● **YOUR INSTRUCTIONS**:
Retype every entry below without any change.

● **SUPPLIED RECORDS**:
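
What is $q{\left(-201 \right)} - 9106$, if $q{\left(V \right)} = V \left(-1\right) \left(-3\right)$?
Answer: $-9709$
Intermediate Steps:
$q{\left(V \right)} = 3 V$ ($q{\left(V \right)} = - V \left(-3\right) = 3 V$)
$q{\left(-201 \right)} - 9106 = 3 \left(-201\right) - 9106 = -603 - 9106 = -9709$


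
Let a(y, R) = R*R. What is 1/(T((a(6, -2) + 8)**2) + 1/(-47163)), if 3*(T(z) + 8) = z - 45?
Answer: 47163/1179074 ≈ 0.040000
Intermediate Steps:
a(y, R) = R**2
T(z) = -23 + z/3 (T(z) = -8 + (z - 45)/3 = -8 + (-45 + z)/3 = -8 + (-15 + z/3) = -23 + z/3)
1/(T((a(6, -2) + 8)**2) + 1/(-47163)) = 1/((-23 + ((-2)**2 + 8)**2/3) + 1/(-47163)) = 1/((-23 + (4 + 8)**2/3) - 1/47163) = 1/((-23 + (1/3)*12**2) - 1/47163) = 1/((-23 + (1/3)*144) - 1/47163) = 1/((-23 + 48) - 1/47163) = 1/(25 - 1/47163) = 1/(1179074/47163) = 47163/1179074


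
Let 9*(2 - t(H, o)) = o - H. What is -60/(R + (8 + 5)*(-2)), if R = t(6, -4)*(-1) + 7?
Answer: 540/199 ≈ 2.7136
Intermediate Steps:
t(H, o) = 2 - o/9 + H/9 (t(H, o) = 2 - (o - H)/9 = 2 + (-o/9 + H/9) = 2 - o/9 + H/9)
R = 35/9 (R = (2 - ⅑*(-4) + (⅑)*6)*(-1) + 7 = (2 + 4/9 + ⅔)*(-1) + 7 = (28/9)*(-1) + 7 = -28/9 + 7 = 35/9 ≈ 3.8889)
-60/(R + (8 + 5)*(-2)) = -60/(35/9 + (8 + 5)*(-2)) = -60/(35/9 + 13*(-2)) = -60/(35/9 - 26) = -60/(-199/9) = -60*(-9/199) = 540/199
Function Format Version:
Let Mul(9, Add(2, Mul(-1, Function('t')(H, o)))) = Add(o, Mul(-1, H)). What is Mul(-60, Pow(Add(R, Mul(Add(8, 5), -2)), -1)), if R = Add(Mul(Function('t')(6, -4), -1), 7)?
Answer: Rational(540, 199) ≈ 2.7136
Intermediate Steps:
Function('t')(H, o) = Add(2, Mul(Rational(-1, 9), o), Mul(Rational(1, 9), H)) (Function('t')(H, o) = Add(2, Mul(Rational(-1, 9), Add(o, Mul(-1, H)))) = Add(2, Add(Mul(Rational(-1, 9), o), Mul(Rational(1, 9), H))) = Add(2, Mul(Rational(-1, 9), o), Mul(Rational(1, 9), H)))
R = Rational(35, 9) (R = Add(Mul(Add(2, Mul(Rational(-1, 9), -4), Mul(Rational(1, 9), 6)), -1), 7) = Add(Mul(Add(2, Rational(4, 9), Rational(2, 3)), -1), 7) = Add(Mul(Rational(28, 9), -1), 7) = Add(Rational(-28, 9), 7) = Rational(35, 9) ≈ 3.8889)
Mul(-60, Pow(Add(R, Mul(Add(8, 5), -2)), -1)) = Mul(-60, Pow(Add(Rational(35, 9), Mul(Add(8, 5), -2)), -1)) = Mul(-60, Pow(Add(Rational(35, 9), Mul(13, -2)), -1)) = Mul(-60, Pow(Add(Rational(35, 9), -26), -1)) = Mul(-60, Pow(Rational(-199, 9), -1)) = Mul(-60, Rational(-9, 199)) = Rational(540, 199)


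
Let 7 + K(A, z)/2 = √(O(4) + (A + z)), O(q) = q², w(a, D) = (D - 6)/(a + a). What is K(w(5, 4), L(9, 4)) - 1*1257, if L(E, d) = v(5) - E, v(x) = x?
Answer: -1271 + 2*√295/5 ≈ -1264.1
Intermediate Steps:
w(a, D) = (-6 + D)/(2*a) (w(a, D) = (-6 + D)/((2*a)) = (-6 + D)*(1/(2*a)) = (-6 + D)/(2*a))
L(E, d) = 5 - E
K(A, z) = -14 + 2*√(16 + A + z) (K(A, z) = -14 + 2*√(4² + (A + z)) = -14 + 2*√(16 + (A + z)) = -14 + 2*√(16 + A + z))
K(w(5, 4), L(9, 4)) - 1*1257 = (-14 + 2*√(16 + (½)*(-6 + 4)/5 + (5 - 1*9))) - 1*1257 = (-14 + 2*√(16 + (½)*(⅕)*(-2) + (5 - 9))) - 1257 = (-14 + 2*√(16 - ⅕ - 4)) - 1257 = (-14 + 2*√(59/5)) - 1257 = (-14 + 2*(√295/5)) - 1257 = (-14 + 2*√295/5) - 1257 = -1271 + 2*√295/5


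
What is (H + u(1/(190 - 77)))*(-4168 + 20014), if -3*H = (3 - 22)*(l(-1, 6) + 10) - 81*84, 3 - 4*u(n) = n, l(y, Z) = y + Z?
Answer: 4232522061/113 ≈ 3.7456e+7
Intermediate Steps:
l(y, Z) = Z + y
u(n) = ¾ - n/4
H = 2363 (H = -((3 - 22)*((6 - 1) + 10) - 81*84)/3 = -(-19*(5 + 10) - 6804)/3 = -(-19*15 - 6804)/3 = -(-285 - 6804)/3 = -⅓*(-7089) = 2363)
(H + u(1/(190 - 77)))*(-4168 + 20014) = (2363 + (¾ - 1/(4*(190 - 77))))*(-4168 + 20014) = (2363 + (¾ - ¼/113))*15846 = (2363 + (¾ - ¼*1/113))*15846 = (2363 + (¾ - 1/452))*15846 = (2363 + 169/226)*15846 = (534207/226)*15846 = 4232522061/113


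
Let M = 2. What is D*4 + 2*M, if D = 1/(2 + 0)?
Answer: 6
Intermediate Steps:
D = ½ (D = 1/2 = ½ ≈ 0.50000)
D*4 + 2*M = (½)*4 + 2*2 = 2 + 4 = 6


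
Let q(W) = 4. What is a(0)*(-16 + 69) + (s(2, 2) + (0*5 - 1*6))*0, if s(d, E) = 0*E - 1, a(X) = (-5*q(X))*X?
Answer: 0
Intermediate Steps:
a(X) = -20*X (a(X) = (-5*4)*X = -20*X)
s(d, E) = -1 (s(d, E) = 0 - 1 = -1)
a(0)*(-16 + 69) + (s(2, 2) + (0*5 - 1*6))*0 = (-20*0)*(-16 + 69) + (-1 + (0*5 - 1*6))*0 = 0*53 + (-1 + (0 - 6))*0 = 0 + (-1 - 6)*0 = 0 - 7*0 = 0 + 0 = 0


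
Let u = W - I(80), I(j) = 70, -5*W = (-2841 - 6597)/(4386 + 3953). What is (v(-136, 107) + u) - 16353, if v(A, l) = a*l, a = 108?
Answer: -202920127/41695 ≈ -4866.8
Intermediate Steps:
W = 9438/41695 (W = -(-2841 - 6597)/(5*(4386 + 3953)) = -(-9438)/(5*8339) = -⅕*(-9438/8339) = 9438/41695 ≈ 0.22636)
v(A, l) = 108*l
u = -2909212/41695 (u = 9438/41695 - 1*70 = 9438/41695 - 70 = -2909212/41695 ≈ -69.774)
(v(-136, 107) + u) - 16353 = (108*107 - 2909212/41695) - 16353 = (11556 - 2909212/41695) - 16353 = 478918208/41695 - 16353 = -202920127/41695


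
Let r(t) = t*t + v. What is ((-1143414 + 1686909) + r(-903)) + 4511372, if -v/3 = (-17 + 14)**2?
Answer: 5870249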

● **WRITTEN REPLY**:
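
What is $q{\left(-201 \right)} - 9106$, if $q{\left(V \right)} = V \left(-1\right) \left(-3\right)$?
Answer: $-9709$
Intermediate Steps:
$q{\left(V \right)} = 3 V$ ($q{\left(V \right)} = - V \left(-3\right) = 3 V$)
$q{\left(-201 \right)} - 9106 = 3 \left(-201\right) - 9106 = -603 - 9106 = -9709$


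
Let a(y, R) = R*R. What is 1/(T((a(6, -2) + 8)**2) + 1/(-47163)), if 3*(T(z) + 8) = z - 45?
Answer: 47163/1179074 ≈ 0.040000
Intermediate Steps:
a(y, R) = R**2
T(z) = -23 + z/3 (T(z) = -8 + (z - 45)/3 = -8 + (-45 + z)/3 = -8 + (-15 + z/3) = -23 + z/3)
1/(T((a(6, -2) + 8)**2) + 1/(-47163)) = 1/((-23 + ((-2)**2 + 8)**2/3) + 1/(-47163)) = 1/((-23 + (4 + 8)**2/3) - 1/47163) = 1/((-23 + (1/3)*12**2) - 1/47163) = 1/((-23 + (1/3)*144) - 1/47163) = 1/((-23 + 48) - 1/47163) = 1/(25 - 1/47163) = 1/(1179074/47163) = 47163/1179074


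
Let 9*(2 - t(H, o)) = o - H. What is -60/(R + (8 + 5)*(-2)), if R = t(6, -4)*(-1) + 7?
Answer: 540/199 ≈ 2.7136
Intermediate Steps:
t(H, o) = 2 - o/9 + H/9 (t(H, o) = 2 - (o - H)/9 = 2 + (-o/9 + H/9) = 2 - o/9 + H/9)
R = 35/9 (R = (2 - ⅑*(-4) + (⅑)*6)*(-1) + 7 = (2 + 4/9 + ⅔)*(-1) + 7 = (28/9)*(-1) + 7 = -28/9 + 7 = 35/9 ≈ 3.8889)
-60/(R + (8 + 5)*(-2)) = -60/(35/9 + (8 + 5)*(-2)) = -60/(35/9 + 13*(-2)) = -60/(35/9 - 26) = -60/(-199/9) = -60*(-9/199) = 540/199
Function Format Version:
Let Mul(9, Add(2, Mul(-1, Function('t')(H, o)))) = Add(o, Mul(-1, H)). What is Mul(-60, Pow(Add(R, Mul(Add(8, 5), -2)), -1)), if R = Add(Mul(Function('t')(6, -4), -1), 7)?
Answer: Rational(540, 199) ≈ 2.7136
Intermediate Steps:
Function('t')(H, o) = Add(2, Mul(Rational(-1, 9), o), Mul(Rational(1, 9), H)) (Function('t')(H, o) = Add(2, Mul(Rational(-1, 9), Add(o, Mul(-1, H)))) = Add(2, Add(Mul(Rational(-1, 9), o), Mul(Rational(1, 9), H))) = Add(2, Mul(Rational(-1, 9), o), Mul(Rational(1, 9), H)))
R = Rational(35, 9) (R = Add(Mul(Add(2, Mul(Rational(-1, 9), -4), Mul(Rational(1, 9), 6)), -1), 7) = Add(Mul(Add(2, Rational(4, 9), Rational(2, 3)), -1), 7) = Add(Mul(Rational(28, 9), -1), 7) = Add(Rational(-28, 9), 7) = Rational(35, 9) ≈ 3.8889)
Mul(-60, Pow(Add(R, Mul(Add(8, 5), -2)), -1)) = Mul(-60, Pow(Add(Rational(35, 9), Mul(Add(8, 5), -2)), -1)) = Mul(-60, Pow(Add(Rational(35, 9), Mul(13, -2)), -1)) = Mul(-60, Pow(Add(Rational(35, 9), -26), -1)) = Mul(-60, Pow(Rational(-199, 9), -1)) = Mul(-60, Rational(-9, 199)) = Rational(540, 199)


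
Let 7 + K(A, z)/2 = √(O(4) + (A + z)), O(q) = q², w(a, D) = (D - 6)/(a + a). What is K(w(5, 4), L(9, 4)) - 1*1257, if L(E, d) = v(5) - E, v(x) = x?
Answer: -1271 + 2*√295/5 ≈ -1264.1
Intermediate Steps:
w(a, D) = (-6 + D)/(2*a) (w(a, D) = (-6 + D)/((2*a)) = (-6 + D)*(1/(2*a)) = (-6 + D)/(2*a))
L(E, d) = 5 - E
K(A, z) = -14 + 2*√(16 + A + z) (K(A, z) = -14 + 2*√(4² + (A + z)) = -14 + 2*√(16 + (A + z)) = -14 + 2*√(16 + A + z))
K(w(5, 4), L(9, 4)) - 1*1257 = (-14 + 2*√(16 + (½)*(-6 + 4)/5 + (5 - 1*9))) - 1*1257 = (-14 + 2*√(16 + (½)*(⅕)*(-2) + (5 - 9))) - 1257 = (-14 + 2*√(16 - ⅕ - 4)) - 1257 = (-14 + 2*√(59/5)) - 1257 = (-14 + 2*(√295/5)) - 1257 = (-14 + 2*√295/5) - 1257 = -1271 + 2*√295/5


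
What is (H + u(1/(190 - 77)))*(-4168 + 20014), if -3*H = (3 - 22)*(l(-1, 6) + 10) - 81*84, 3 - 4*u(n) = n, l(y, Z) = y + Z?
Answer: 4232522061/113 ≈ 3.7456e+7
Intermediate Steps:
l(y, Z) = Z + y
u(n) = ¾ - n/4
H = 2363 (H = -((3 - 22)*((6 - 1) + 10) - 81*84)/3 = -(-19*(5 + 10) - 6804)/3 = -(-19*15 - 6804)/3 = -(-285 - 6804)/3 = -⅓*(-7089) = 2363)
(H + u(1/(190 - 77)))*(-4168 + 20014) = (2363 + (¾ - 1/(4*(190 - 77))))*(-4168 + 20014) = (2363 + (¾ - ¼/113))*15846 = (2363 + (¾ - ¼*1/113))*15846 = (2363 + (¾ - 1/452))*15846 = (2363 + 169/226)*15846 = (534207/226)*15846 = 4232522061/113


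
Let M = 2. What is D*4 + 2*M, if D = 1/(2 + 0)?
Answer: 6
Intermediate Steps:
D = ½ (D = 1/2 = ½ ≈ 0.50000)
D*4 + 2*M = (½)*4 + 2*2 = 2 + 4 = 6


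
Let q(W) = 4. What is a(0)*(-16 + 69) + (s(2, 2) + (0*5 - 1*6))*0, if s(d, E) = 0*E - 1, a(X) = (-5*q(X))*X?
Answer: 0
Intermediate Steps:
a(X) = -20*X (a(X) = (-5*4)*X = -20*X)
s(d, E) = -1 (s(d, E) = 0 - 1 = -1)
a(0)*(-16 + 69) + (s(2, 2) + (0*5 - 1*6))*0 = (-20*0)*(-16 + 69) + (-1 + (0*5 - 1*6))*0 = 0*53 + (-1 + (0 - 6))*0 = 0 + (-1 - 6)*0 = 0 - 7*0 = 0 + 0 = 0


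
Let u = W - I(80), I(j) = 70, -5*W = (-2841 - 6597)/(4386 + 3953). What is (v(-136, 107) + u) - 16353, if v(A, l) = a*l, a = 108?
Answer: -202920127/41695 ≈ -4866.8
Intermediate Steps:
W = 9438/41695 (W = -(-2841 - 6597)/(5*(4386 + 3953)) = -(-9438)/(5*8339) = -⅕*(-9438/8339) = 9438/41695 ≈ 0.22636)
v(A, l) = 108*l
u = -2909212/41695 (u = 9438/41695 - 1*70 = 9438/41695 - 70 = -2909212/41695 ≈ -69.774)
(v(-136, 107) + u) - 16353 = (108*107 - 2909212/41695) - 16353 = (11556 - 2909212/41695) - 16353 = 478918208/41695 - 16353 = -202920127/41695


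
Let r(t) = t*t + v. What is ((-1143414 + 1686909) + r(-903)) + 4511372, if -v/3 = (-17 + 14)**2?
Answer: 5870249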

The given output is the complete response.